Transcribe the data in full, keeping each line exactly as it appears.

Stored data entries
'''

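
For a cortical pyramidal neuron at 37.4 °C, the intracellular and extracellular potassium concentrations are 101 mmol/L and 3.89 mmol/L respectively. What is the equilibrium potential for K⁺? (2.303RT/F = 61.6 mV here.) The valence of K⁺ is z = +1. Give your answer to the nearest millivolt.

-87 mV

E = (61.6/z) · log₁₀([K⁺]_out/[K⁺]_in) with z = +1.
= (61.6/1) · log₁₀(3.89/101) = 61.60 · log₁₀(0.03851)
= 61.60 · (-1.4144) = -87.13 mV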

'''

● **Exercise output**:
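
For a cortical pyramidal neuron at 37.4 °C, the intracellular and extracellular potassium concentrations are 101 mmol/L and 3.89 mmol/L respectively. What is the equilibrium potential for K⁺? (2.303RT/F = 61.6 mV here.) The valence of K⁺ is z = +1. Give your answer to the nearest millivolt.

-87 mV

E = (61.6/z) · log₁₀([K⁺]_out/[K⁺]_in) with z = +1.
= (61.6/1) · log₁₀(3.89/101) = 61.60 · log₁₀(0.03851)
= 61.60 · (-1.4144) = -87.13 mV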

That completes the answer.